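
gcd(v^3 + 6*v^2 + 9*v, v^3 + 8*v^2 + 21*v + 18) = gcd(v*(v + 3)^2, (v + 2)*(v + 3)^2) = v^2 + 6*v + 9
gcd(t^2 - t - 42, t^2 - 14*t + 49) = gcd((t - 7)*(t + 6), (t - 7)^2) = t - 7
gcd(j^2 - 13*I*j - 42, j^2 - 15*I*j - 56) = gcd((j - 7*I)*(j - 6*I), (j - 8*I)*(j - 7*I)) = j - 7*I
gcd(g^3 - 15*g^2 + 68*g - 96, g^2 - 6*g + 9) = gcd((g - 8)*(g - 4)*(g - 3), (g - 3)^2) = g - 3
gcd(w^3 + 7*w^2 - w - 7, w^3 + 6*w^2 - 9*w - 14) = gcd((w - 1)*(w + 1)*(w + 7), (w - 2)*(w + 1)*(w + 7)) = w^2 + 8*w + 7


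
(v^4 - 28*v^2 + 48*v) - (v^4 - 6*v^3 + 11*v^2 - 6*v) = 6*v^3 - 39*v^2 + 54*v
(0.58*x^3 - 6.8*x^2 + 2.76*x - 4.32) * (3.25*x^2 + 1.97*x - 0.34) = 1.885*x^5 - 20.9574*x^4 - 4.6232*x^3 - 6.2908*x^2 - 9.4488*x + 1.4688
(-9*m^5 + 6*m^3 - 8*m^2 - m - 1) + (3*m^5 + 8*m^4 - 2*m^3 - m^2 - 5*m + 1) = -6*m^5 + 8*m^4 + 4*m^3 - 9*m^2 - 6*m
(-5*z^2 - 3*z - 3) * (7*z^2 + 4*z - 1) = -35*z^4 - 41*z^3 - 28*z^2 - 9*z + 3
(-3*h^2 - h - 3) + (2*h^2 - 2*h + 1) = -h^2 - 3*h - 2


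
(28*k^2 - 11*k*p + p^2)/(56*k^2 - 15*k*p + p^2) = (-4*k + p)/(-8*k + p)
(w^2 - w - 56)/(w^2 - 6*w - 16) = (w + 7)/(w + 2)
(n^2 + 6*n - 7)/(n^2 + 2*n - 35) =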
======
> _Task to complete_: Only the lines from the one containing "(-3*h^2 - h - 3)" through the last line of the records should appear, each written out exactly.

> _Answer to the exercise_:
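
(-3*h^2 - h - 3) + (2*h^2 - 2*h + 1) = -h^2 - 3*h - 2


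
(28*k^2 - 11*k*p + p^2)/(56*k^2 - 15*k*p + p^2) = (-4*k + p)/(-8*k + p)
(w^2 - w - 56)/(w^2 - 6*w - 16) = (w + 7)/(w + 2)
(n^2 + 6*n - 7)/(n^2 + 2*n - 35) =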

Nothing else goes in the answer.